_Requirement_
Records follow. Copy every line with "links".

_Data items_

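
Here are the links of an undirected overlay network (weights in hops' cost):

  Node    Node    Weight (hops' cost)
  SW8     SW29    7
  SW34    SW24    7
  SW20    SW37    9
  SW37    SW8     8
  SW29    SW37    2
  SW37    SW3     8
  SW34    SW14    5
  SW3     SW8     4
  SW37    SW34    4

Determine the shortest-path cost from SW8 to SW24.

Running Dijkstra from SW8:
SW8: 0
SW3: 4  (via SW8)
SW29: 7  (via SW8)
SW37: 8  (via SW8)
SW34: 12  (via SW37)
SW20: 17  (via SW37)
SW14: 17  (via SW34)
SW24: 19  (via SW34)
Shortest route: SW8–SW37–SW34–SW24 = 19 hops' cost.

19 hops' cost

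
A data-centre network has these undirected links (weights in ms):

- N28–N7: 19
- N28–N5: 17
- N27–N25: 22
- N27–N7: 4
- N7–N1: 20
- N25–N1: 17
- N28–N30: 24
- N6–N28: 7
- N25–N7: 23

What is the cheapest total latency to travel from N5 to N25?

59 ms

Compare a few routes:
N5–N28–N7–N1–N25: 17+19+20+17 = 73
N5–N28–N7–N25: 17+19+23 = 59
N5–N28–N7–N27–N25: 17+19+4+22 = 62
Cheapest is N5–N28–N7–N25 at 59 ms.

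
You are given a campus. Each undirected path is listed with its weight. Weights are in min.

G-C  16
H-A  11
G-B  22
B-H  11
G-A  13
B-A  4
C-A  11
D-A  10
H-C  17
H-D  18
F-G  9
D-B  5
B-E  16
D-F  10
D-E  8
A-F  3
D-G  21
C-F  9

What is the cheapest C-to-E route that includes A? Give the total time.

Shortest C→A: C → A = 11
Best A to E: A → B → D → E costing 17
Total via A: 11 + 17 = 28 min.

28 min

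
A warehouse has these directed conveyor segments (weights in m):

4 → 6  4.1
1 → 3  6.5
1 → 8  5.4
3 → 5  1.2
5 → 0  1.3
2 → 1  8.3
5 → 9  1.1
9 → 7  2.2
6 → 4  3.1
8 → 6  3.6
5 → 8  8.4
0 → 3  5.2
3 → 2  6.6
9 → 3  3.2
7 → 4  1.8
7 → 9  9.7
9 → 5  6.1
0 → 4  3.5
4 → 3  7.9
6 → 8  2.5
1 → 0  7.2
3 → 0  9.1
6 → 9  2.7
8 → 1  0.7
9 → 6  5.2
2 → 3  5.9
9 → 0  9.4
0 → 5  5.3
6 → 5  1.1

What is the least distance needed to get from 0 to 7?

Compare a few routes:
0 → 4 → 6 → 5 → 9 → 7: 3.5+4.1+1.1+1.1+2.2 = 12
0 → 5 → 9 → 7: 5.3+1.1+2.2 = 8.6
0 → 3 → 5 → 9 → 7: 5.2+1.2+1.1+2.2 = 9.7
Cheapest is 0 → 5 → 9 → 7 at 8.6 m.

8.6 m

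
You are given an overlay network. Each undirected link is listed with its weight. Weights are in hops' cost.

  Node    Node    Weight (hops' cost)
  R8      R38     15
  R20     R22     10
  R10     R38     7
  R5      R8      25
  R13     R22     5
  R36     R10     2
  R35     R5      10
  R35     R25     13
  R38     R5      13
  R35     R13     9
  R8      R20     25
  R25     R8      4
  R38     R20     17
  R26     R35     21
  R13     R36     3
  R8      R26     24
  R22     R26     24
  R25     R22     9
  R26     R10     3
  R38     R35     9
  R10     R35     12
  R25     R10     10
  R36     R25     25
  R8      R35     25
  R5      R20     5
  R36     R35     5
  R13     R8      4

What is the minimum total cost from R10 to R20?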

_Solution for this task_
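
Here are the links of an undirected overlay network (weights in hops' cost):
A data-centre network has these undirected links (weights in ms):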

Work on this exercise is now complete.